**Task to carry out:**
Locate, in the data below, the line that contains "A supply chain" and the line that contains "At which step"; reproduce exactly those two lines and every line between them, nothing more.

(Records contained in a dataset)
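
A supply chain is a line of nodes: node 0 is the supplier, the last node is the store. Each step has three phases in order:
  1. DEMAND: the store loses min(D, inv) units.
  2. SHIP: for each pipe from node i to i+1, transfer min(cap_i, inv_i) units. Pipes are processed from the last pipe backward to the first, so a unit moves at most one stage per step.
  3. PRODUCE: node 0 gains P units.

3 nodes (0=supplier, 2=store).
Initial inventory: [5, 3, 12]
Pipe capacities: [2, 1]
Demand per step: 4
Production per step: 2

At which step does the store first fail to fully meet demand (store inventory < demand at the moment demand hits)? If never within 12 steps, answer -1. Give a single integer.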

==

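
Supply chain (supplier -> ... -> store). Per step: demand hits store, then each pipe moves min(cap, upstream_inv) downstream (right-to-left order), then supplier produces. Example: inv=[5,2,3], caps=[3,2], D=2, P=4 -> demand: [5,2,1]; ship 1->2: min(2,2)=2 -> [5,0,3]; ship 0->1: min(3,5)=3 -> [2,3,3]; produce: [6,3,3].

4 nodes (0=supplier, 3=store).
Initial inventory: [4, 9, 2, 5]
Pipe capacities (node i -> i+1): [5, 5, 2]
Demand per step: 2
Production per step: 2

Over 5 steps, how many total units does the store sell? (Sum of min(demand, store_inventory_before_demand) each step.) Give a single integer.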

**Answer for this exercise:**
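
A supply chain is a line of nodes: node 0 is the supplier, the last node is the store. Each step has three phases in order:
  1. DEMAND: the store loses min(D, inv) units.
  2. SHIP: for each pipe from node i to i+1, transfer min(cap_i, inv_i) units. Pipes are processed from the last pipe backward to the first, so a unit moves at most one stage per step.
  3. PRODUCE: node 0 gains P units.

3 nodes (0=supplier, 2=store).
Initial inventory: [5, 3, 12]
Pipe capacities: [2, 1]
Demand per step: 4
Production per step: 2

At which step does the store first fail to fully meet demand (store inventory < demand at the moment demand hits)? If never within 12 steps, answer -1. Give a single integer.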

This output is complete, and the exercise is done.